» Exercise instructions: A complete and exact copy of the entries below is the expected result.

» Entries supplied:
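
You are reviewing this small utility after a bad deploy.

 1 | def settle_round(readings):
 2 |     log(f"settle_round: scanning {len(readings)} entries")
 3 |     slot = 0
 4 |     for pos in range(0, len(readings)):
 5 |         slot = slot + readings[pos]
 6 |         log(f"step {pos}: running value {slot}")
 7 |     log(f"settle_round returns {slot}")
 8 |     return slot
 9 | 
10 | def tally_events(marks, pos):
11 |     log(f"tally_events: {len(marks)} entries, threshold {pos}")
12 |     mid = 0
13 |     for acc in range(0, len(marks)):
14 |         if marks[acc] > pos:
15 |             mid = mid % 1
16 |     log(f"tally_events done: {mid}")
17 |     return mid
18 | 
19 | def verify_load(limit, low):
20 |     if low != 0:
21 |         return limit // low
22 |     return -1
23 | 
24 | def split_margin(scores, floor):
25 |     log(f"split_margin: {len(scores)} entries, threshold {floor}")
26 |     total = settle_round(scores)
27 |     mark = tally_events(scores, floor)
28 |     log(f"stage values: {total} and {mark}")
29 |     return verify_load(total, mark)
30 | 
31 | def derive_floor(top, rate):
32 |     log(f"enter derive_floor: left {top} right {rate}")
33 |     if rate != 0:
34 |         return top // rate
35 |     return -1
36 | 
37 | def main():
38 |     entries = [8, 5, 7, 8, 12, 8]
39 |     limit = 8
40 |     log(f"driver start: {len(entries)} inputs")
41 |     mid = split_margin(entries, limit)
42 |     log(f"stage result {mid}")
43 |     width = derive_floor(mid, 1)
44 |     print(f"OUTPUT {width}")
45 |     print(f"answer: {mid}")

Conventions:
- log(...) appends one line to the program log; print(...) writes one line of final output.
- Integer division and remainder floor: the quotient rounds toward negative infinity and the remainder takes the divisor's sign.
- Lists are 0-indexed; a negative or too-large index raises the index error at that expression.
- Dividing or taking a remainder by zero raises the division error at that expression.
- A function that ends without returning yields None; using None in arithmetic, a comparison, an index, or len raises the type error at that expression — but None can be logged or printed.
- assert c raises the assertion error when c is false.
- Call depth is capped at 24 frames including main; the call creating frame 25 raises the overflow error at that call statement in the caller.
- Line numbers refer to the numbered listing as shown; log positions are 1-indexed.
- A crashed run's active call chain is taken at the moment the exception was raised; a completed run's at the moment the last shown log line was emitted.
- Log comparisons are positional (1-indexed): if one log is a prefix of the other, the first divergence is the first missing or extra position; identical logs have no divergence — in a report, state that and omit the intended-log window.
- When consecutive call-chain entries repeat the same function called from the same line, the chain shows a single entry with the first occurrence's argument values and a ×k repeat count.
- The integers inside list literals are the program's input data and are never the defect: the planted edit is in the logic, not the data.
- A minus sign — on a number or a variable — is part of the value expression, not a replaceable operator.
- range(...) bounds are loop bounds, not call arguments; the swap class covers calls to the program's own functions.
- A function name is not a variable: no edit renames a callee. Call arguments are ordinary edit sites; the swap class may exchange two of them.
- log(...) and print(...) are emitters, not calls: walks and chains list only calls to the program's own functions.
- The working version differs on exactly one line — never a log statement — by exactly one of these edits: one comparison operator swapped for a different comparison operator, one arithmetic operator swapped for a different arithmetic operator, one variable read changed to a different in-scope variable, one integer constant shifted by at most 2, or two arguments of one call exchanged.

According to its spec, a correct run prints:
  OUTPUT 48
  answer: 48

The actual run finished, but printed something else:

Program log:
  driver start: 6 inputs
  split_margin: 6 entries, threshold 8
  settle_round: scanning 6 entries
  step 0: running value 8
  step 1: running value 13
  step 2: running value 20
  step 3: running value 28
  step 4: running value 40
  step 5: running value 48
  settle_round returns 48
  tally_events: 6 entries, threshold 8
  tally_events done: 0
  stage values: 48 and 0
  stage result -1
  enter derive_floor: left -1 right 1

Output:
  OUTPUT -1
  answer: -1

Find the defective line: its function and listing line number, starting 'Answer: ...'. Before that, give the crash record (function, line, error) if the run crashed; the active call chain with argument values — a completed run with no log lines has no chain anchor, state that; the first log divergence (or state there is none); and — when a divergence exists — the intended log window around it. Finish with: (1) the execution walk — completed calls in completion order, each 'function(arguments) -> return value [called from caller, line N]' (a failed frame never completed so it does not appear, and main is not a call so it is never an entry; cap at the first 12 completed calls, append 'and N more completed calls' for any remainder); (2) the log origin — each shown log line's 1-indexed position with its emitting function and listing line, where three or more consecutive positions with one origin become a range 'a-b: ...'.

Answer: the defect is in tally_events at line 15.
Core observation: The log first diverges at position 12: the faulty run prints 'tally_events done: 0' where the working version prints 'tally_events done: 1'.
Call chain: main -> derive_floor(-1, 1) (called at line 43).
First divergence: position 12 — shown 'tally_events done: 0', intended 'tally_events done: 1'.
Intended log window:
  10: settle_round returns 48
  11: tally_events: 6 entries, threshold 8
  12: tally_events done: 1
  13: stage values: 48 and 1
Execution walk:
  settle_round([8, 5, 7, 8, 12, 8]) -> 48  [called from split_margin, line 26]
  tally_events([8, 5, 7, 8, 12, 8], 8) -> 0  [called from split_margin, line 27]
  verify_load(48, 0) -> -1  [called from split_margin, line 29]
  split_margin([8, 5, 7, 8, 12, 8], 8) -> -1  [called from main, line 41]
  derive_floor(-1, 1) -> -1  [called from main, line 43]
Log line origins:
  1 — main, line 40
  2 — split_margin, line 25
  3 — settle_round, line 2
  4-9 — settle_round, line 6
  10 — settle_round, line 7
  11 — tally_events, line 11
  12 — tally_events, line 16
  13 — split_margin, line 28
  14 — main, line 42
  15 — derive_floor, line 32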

» Task solution:
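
You are reviewing this small utility after a bad deploy.

 1 | def settle_round(readings):
 2 |     log(f"settle_round: scanning {len(readings)} entries")
 3 |     slot = 0
 4 |     for pos in range(0, len(readings)):
 5 |         slot = slot + readings[pos]
 6 |         log(f"step {pos}: running value {slot}")
 7 |     log(f"settle_round returns {slot}")
 8 |     return slot
 9 | 
10 | def tally_events(marks, pos):
11 |     log(f"tally_events: {len(marks)} entries, threshold {pos}")
12 |     mid = 0
13 |     for acc in range(0, len(marks)):
14 |         if marks[acc] > pos:
15 |             mid = mid % 1
16 |     log(f"tally_events done: {mid}")
17 |     return mid
18 | 
19 | def verify_load(limit, low):
20 |     if low != 0:
21 |         return limit // low
22 |     return -1
23 | 
24 | def split_margin(scores, floor):
25 |     log(f"split_margin: {len(scores)} entries, threshold {floor}")
26 |     total = settle_round(scores)
27 |     mark = tally_events(scores, floor)
28 |     log(f"stage values: {total} and {mark}")
29 |     return verify_load(total, mark)
30 | 
31 | def derive_floor(top, rate):
32 |     log(f"enter derive_floor: left {top} right {rate}")
33 |     if rate != 0:
34 |         return top // rate
35 |     return -1
36 | 
37 | def main():
38 |     entries = [8, 5, 7, 8, 12, 8]
39 |     limit = 8
40 |     log(f"driver start: {len(entries)} inputs")
41 |     mid = split_margin(entries, limit)
42 |     log(f"stage result {mid}")
43 |     width = derive_floor(mid, 1)
44 |     print(f"OUTPUT {width}")
45 |     print(f"answer: {mid}")

Conventions:
- log(...) appends one line to the program log; print(...) writes one line of final output.
- Integer division and remainder floor: the quotient rounds toward negative infinity and the remainder takes the divisor's sign.
- Lists are 0-indexed; a negative or too-large index raises the index error at that expression.
- Dividing or taking a remainder by zero raises the division error at that expression.
- A function that ends without returning yields None; using None in arithmetic, a comparison, an index, or len raises the type error at that expression — but None can be logged or printed.
- assert c raises the assertion error when c is false.
- Call depth is capped at 24 frames including main; the call creating frame 25 raises the overflow error at that call statement in the caller.
- Line numbers refer to the numbered listing as shown; log positions are 1-indexed.
- A crashed run's active call chain is taken at the moment the exception was raised; a completed run's at the moment the last shown log line was emitted.
- Log comparisons are positional (1-indexed): if one log is a prefix of the other, the first divergence is the first missing or extra position; identical logs have no divergence — in a report, state that and omit the intended-log window.
- When consecutive call-chain entries repeat the same function called from the same line, the chain shows a single entry with the first occurrence's argument values and a ×k repeat count.
- The integers inside list literals are the program's input data and are never the defect: the planted edit is in the logic, not the data.
- A minus sign — on a number or a variable — is part of the value expression, not a replaceable operator.
- range(...) bounds are loop bounds, not call arguments; the swap class covers calls to the program's own functions.
- A function name is not a variable: no edit renames a callee. Call arguments are ordinary edit sites; the swap class may exchange two of them.
- log(...) and print(...) are emitters, not calls: walks and chains list only calls to the program's own functions.
- The working version differs on exactly one line — never a log statement — by exactly one of these edits: one comparison operator swapped for a different comparison operator, one arithmetic operator swapped for a different arithmetic operator, one variable read changed to a different in-scope variable, one integer constant shifted by at most 2, or two arguments of one call exchanged.

According to its spec, a correct run prints:
  OUTPUT 48
  answer: 48

The actual run finished, but printed something else:

Program log:
  driver start: 6 inputs
  split_margin: 6 entries, threshold 8
  settle_round: scanning 6 entries
  step 0: running value 8
  step 1: running value 13
  step 2: running value 20
  step 3: running value 28
  step 4: running value 40
  step 5: running value 48
  settle_round returns 48
  tally_events: 6 entries, threshold 8
  tally_events done: 0
  stage values: 48 and 0
  stage result -1
  enter derive_floor: left -1 right 1

Output:
  OUTPUT -1
  answer: -1

Find the defective line: its function and listing line number, starting 'Answer: ...'. Before that, give the crash record (function, line, error) if the run crashed; the active call chain with argument values — a completed run with no log lines has no chain anchor, state that; the first log divergence (or state there is none); and — when a divergence exists — the intended log window around it. Finish with: (1) the execution walk — completed calls in completion order, each 'function(arguments) -> return value [called from caller, line N]' (a failed frame never completed so it does not appear, and main is not a call so it is never an entry; cap at the first 12 completed calls, append 'and N more completed calls' for any remainder); (2) the log origin — each shown log line's 1-indexed position with its emitting function and listing line, where three or more consecutive positions with one origin become a range 'a-b: ...'.

Answer: the defect is in tally_events at line 15.
Core observation: The log first diverges at position 12: the faulty run prints 'tally_events done: 0' where the working version prints 'tally_events done: 1'.
Call chain: main -> derive_floor(-1, 1) (called at line 43).
First divergence: position 12 — shown 'tally_events done: 0', intended 'tally_events done: 1'.
Intended log window:
  10: settle_round returns 48
  11: tally_events: 6 entries, threshold 8
  12: tally_events done: 1
  13: stage values: 48 and 1
Execution walk:
  settle_round([8, 5, 7, 8, 12, 8]) -> 48  [called from split_margin, line 26]
  tally_events([8, 5, 7, 8, 12, 8], 8) -> 0  [called from split_margin, line 27]
  verify_load(48, 0) -> -1  [called from split_margin, line 29]
  split_margin([8, 5, 7, 8, 12, 8], 8) -> -1  [called from main, line 41]
  derive_floor(-1, 1) -> -1  [called from main, line 43]
Log line origins:
  1 — main, line 40
  2 — split_margin, line 25
  3 — settle_round, line 2
  4-9 — settle_round, line 6
  10 — settle_round, line 7
  11 — tally_events, line 11
  12 — tally_events, line 16
  13 — split_margin, line 28
  14 — main, line 42
  15 — derive_floor, line 32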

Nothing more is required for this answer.